| DATA PROVIDED |
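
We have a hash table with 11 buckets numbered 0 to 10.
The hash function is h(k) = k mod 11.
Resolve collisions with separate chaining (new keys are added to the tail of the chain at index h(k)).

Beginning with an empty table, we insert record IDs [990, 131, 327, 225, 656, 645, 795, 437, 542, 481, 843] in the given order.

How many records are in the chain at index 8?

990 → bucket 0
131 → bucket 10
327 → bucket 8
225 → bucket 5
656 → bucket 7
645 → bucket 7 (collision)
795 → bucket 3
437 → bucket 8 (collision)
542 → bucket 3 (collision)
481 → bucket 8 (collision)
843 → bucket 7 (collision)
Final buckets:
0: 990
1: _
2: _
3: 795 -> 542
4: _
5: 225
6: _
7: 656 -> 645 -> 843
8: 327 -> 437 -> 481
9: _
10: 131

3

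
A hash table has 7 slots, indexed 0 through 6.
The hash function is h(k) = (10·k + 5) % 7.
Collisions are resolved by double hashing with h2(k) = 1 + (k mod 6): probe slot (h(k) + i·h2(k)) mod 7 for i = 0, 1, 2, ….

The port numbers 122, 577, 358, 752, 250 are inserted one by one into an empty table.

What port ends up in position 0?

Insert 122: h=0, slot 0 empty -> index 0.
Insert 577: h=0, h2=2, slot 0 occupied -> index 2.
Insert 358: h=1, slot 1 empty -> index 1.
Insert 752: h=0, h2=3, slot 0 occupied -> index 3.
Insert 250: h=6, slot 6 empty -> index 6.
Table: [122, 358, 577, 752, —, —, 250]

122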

---

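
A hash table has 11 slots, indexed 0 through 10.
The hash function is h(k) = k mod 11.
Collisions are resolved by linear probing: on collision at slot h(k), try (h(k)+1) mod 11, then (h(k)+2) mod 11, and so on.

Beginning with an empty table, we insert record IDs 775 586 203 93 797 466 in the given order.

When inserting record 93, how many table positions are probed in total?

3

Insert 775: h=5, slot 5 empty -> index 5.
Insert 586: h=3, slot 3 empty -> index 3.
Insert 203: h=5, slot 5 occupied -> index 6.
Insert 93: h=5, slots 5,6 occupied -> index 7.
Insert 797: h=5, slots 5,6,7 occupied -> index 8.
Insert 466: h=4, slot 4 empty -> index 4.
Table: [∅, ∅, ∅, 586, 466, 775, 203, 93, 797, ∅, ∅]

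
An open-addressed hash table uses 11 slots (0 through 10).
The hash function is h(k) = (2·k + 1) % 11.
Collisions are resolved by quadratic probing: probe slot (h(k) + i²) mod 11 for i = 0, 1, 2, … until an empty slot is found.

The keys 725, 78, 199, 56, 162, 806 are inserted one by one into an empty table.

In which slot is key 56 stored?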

* * *

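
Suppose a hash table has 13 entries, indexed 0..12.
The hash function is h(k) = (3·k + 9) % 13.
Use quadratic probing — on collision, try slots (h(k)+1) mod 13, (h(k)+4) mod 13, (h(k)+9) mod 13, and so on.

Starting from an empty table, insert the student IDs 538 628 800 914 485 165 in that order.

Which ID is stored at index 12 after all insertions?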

| REQUIRED ACTION |
Within the records above, count the lines that contain "probing" and give only that number.

| WRITTEN ANSWER |
3